PROVIDED INFORMATION>

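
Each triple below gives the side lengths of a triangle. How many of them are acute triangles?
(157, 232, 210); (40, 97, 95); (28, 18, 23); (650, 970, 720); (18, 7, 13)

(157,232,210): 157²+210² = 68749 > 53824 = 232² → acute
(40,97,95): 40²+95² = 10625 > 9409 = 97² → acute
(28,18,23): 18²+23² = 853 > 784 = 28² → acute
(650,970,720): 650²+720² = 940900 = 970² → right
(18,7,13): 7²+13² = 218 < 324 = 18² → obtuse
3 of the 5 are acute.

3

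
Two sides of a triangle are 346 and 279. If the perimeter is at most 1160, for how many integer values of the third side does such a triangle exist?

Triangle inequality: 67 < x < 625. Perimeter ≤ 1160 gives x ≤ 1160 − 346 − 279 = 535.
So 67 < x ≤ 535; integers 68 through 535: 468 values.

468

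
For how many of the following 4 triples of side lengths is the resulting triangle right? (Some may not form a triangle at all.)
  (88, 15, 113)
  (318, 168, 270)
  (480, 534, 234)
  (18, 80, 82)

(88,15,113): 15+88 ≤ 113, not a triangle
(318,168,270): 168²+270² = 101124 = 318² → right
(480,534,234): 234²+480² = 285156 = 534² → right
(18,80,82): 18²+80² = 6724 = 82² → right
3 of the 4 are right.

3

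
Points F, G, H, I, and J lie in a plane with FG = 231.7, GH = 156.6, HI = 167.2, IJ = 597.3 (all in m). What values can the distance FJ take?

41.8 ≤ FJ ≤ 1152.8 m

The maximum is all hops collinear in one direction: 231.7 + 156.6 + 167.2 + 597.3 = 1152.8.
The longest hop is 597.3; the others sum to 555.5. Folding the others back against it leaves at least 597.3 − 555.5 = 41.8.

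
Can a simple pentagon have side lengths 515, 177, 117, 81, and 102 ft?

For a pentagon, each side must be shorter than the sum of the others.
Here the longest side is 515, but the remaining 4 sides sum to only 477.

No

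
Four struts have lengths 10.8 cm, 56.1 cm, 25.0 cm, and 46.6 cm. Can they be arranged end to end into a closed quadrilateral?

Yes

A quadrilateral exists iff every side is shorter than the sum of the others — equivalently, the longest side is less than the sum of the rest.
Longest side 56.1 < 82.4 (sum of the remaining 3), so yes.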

EXERCISE DESCRIPTION>
Give back the listing above exactly as written.

RESULT BELOW>
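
Each triple below gives the side lengths of a triangle. How many of them are acute triangles?
(157, 232, 210); (40, 97, 95); (28, 18, 23); (650, 970, 720); (18, 7, 13)

(157,232,210): 157²+210² = 68749 > 53824 = 232² → acute
(40,97,95): 40²+95² = 10625 > 9409 = 97² → acute
(28,18,23): 18²+23² = 853 > 784 = 28² → acute
(650,970,720): 650²+720² = 940900 = 970² → right
(18,7,13): 7²+13² = 218 < 324 = 18² → obtuse
3 of the 5 are acute.

3

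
Two sides of a triangle are 346 and 279. If the perimeter is at most 1160, for how many integer values of the third side does such a triangle exist?

Triangle inequality: 67 < x < 625. Perimeter ≤ 1160 gives x ≤ 1160 − 346 − 279 = 535.
So 67 < x ≤ 535; integers 68 through 535: 468 values.

468

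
For how many of the following 4 triples of side lengths is the resulting triangle right? (Some may not form a triangle at all.)
  (88, 15, 113)
  (318, 168, 270)
  (480, 534, 234)
  (18, 80, 82)

(88,15,113): 15+88 ≤ 113, not a triangle
(318,168,270): 168²+270² = 101124 = 318² → right
(480,534,234): 234²+480² = 285156 = 534² → right
(18,80,82): 18²+80² = 6724 = 82² → right
3 of the 4 are right.

3

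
Points F, G, H, I, and J lie in a plane with FG = 231.7, GH = 156.6, HI = 167.2, IJ = 597.3 (all in m). What values can the distance FJ take?

41.8 ≤ FJ ≤ 1152.8 m

The maximum is all hops collinear in one direction: 231.7 + 156.6 + 167.2 + 597.3 = 1152.8.
The longest hop is 597.3; the others sum to 555.5. Folding the others back against it leaves at least 597.3 − 555.5 = 41.8.

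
Can a simple pentagon have side lengths 515, 177, 117, 81, and 102 ft?

For a pentagon, each side must be shorter than the sum of the others.
Here the longest side is 515, but the remaining 4 sides sum to only 477.

No

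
Four struts have lengths 10.8 cm, 56.1 cm, 25.0 cm, and 46.6 cm. Can they be arranged end to end into a closed quadrilateral?

Yes

A quadrilateral exists iff every side is shorter than the sum of the others — equivalently, the longest side is less than the sum of the rest.
Longest side 56.1 < 82.4 (sum of the remaining 3), so yes.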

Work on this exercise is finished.